### [About this exercise]
Using the records below, output the stretch that opens with the line containing "7. The person with" and closes with the line containing "6. The person in the gray", exactly and including both lines, with nothing more.

### [Records]
● ● ● ● ● ● ●

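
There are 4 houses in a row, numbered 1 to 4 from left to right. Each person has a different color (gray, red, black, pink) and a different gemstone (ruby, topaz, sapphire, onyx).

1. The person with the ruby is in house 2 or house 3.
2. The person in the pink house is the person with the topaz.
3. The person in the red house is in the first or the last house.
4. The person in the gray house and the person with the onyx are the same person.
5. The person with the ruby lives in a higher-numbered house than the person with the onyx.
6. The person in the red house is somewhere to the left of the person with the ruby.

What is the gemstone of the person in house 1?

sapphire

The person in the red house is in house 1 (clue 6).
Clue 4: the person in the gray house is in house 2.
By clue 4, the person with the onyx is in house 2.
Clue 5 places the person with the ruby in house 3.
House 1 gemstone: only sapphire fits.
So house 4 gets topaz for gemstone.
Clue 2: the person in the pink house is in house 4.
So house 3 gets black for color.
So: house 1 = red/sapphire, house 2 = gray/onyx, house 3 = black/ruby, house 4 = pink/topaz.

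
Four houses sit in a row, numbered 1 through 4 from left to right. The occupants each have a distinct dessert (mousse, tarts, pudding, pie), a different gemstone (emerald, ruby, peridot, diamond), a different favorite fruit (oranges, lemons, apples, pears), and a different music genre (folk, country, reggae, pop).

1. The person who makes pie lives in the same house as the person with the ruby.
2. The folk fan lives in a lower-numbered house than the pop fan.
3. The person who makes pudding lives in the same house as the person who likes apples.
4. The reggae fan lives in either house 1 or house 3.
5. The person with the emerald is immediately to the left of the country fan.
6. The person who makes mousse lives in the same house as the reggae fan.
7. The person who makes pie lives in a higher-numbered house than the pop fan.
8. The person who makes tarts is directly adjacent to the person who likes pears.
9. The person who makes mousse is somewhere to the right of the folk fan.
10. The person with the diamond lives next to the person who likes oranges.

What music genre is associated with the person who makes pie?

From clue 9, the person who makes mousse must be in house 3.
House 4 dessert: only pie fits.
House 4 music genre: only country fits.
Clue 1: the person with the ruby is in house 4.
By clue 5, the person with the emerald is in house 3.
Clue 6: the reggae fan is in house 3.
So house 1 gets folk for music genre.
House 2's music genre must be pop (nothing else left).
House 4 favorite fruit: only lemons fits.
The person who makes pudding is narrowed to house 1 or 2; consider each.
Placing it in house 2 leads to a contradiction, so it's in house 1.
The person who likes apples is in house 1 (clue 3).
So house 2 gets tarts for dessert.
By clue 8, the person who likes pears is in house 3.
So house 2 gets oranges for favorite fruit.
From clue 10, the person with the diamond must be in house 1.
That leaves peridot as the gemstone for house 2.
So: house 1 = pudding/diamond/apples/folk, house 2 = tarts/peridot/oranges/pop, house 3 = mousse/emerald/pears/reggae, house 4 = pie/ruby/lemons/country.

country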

● ● ● ● ● ● ●

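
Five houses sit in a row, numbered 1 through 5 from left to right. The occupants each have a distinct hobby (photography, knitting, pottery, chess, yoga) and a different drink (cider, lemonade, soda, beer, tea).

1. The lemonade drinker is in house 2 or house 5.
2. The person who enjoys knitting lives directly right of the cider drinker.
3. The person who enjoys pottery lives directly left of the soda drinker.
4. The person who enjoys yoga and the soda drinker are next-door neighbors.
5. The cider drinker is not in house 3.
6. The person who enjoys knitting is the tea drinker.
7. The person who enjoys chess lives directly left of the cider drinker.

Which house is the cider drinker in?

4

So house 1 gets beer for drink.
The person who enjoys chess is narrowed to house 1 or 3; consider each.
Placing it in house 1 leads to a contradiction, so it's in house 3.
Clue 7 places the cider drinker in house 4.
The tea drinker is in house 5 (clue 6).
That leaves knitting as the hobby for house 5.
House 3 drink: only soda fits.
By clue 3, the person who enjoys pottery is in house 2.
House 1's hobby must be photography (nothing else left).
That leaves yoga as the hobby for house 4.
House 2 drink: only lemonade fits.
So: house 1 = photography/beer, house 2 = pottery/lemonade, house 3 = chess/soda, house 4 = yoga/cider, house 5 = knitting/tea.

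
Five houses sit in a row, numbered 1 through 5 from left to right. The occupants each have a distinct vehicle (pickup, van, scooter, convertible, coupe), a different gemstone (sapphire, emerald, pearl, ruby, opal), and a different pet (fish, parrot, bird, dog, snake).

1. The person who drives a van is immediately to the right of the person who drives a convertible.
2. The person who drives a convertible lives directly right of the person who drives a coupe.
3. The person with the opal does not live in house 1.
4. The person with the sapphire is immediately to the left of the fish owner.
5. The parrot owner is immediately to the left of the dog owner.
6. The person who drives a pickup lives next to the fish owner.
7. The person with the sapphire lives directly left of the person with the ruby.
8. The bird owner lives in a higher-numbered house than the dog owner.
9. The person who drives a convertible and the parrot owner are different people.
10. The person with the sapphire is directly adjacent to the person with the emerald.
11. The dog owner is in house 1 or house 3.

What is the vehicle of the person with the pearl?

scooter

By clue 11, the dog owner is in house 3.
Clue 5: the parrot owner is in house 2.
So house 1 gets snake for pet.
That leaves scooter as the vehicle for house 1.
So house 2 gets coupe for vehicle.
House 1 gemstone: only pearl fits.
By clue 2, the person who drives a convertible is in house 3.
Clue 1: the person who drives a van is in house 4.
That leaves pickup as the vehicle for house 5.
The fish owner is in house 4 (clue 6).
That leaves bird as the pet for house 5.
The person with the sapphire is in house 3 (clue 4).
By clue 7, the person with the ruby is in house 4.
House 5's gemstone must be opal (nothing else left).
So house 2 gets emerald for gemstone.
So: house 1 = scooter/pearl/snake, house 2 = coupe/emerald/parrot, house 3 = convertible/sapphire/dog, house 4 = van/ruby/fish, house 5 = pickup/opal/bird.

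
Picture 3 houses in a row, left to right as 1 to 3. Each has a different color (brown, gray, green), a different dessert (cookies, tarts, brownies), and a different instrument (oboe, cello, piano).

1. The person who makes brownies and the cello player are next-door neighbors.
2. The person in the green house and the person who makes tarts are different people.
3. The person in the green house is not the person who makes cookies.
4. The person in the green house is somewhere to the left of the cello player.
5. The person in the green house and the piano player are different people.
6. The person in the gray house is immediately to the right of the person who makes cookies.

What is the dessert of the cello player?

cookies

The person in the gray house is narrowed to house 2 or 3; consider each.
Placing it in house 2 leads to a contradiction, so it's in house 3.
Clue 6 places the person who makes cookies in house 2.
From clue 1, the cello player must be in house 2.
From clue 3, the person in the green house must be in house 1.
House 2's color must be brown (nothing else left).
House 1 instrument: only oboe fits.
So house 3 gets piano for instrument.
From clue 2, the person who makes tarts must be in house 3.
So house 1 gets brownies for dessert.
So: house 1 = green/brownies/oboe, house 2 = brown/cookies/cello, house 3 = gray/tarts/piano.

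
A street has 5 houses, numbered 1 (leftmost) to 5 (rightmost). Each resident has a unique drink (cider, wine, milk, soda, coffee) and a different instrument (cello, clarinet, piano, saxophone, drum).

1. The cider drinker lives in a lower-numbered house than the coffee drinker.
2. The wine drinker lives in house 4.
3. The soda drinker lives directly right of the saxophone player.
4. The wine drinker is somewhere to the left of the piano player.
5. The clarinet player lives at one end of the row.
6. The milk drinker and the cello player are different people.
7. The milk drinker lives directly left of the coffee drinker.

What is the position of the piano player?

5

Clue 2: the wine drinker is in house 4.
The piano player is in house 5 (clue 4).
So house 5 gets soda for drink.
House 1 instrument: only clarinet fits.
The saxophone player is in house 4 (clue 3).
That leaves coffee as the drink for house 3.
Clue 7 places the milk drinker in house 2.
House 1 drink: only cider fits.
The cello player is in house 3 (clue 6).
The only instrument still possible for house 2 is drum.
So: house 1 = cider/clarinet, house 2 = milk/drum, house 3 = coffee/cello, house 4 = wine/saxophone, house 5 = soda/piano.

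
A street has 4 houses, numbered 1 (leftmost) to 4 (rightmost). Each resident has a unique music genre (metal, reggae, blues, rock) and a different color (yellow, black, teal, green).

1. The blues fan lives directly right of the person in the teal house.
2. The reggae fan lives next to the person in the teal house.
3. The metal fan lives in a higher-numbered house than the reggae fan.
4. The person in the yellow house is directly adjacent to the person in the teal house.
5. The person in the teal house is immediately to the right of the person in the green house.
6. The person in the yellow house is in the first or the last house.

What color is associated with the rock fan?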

● ● ● ● ● ● ●

### [Result below]
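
7. The person with the sapphire lives directly left of the person with the ruby.
8. The bird owner lives in a higher-numbered house than the dog owner.
9. The person who drives a convertible and the parrot owner are different people.
10. The person with the sapphire is directly adjacent to the person with the emerald.
11. The dog owner is in house 1 or house 3.

What is the vehicle of the person with the pearl?

scooter

By clue 11, the dog owner is in house 3.
Clue 5: the parrot owner is in house 2.
So house 1 gets snake for pet.
That leaves scooter as the vehicle for house 1.
So house 2 gets coupe for vehicle.
House 1 gemstone: only pearl fits.
By clue 2, the person who drives a convertible is in house 3.
Clue 1: the person who drives a van is in house 4.
That leaves pickup as the vehicle for house 5.
The fish owner is in house 4 (clue 6).
That leaves bird as the pet for house 5.
The person with the sapphire is in house 3 (clue 4).
By clue 7, the person with the ruby is in house 4.
House 5's gemstone must be opal (nothing else left).
So house 2 gets emerald for gemstone.
So: house 1 = scooter/pearl/snake, house 2 = coupe/emerald/parrot, house 3 = convertible/sapphire/dog, house 4 = van/ruby/fish, house 5 = pickup/opal/bird.

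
Picture 3 houses in a row, left to right as 1 to 3. Each has a different color (brown, gray, green), a different dessert (cookies, tarts, brownies), and a different instrument (oboe, cello, piano).

1. The person who makes brownies and the cello player are next-door neighbors.
2. The person in the green house and the person who makes tarts are different people.
3. The person in the green house is not the person who makes cookies.
4. The person in the green house is somewhere to the left of the cello player.
5. The person in the green house and the piano player are different people.
6. The person in the gray house is immediately to the right of the person who makes cookies.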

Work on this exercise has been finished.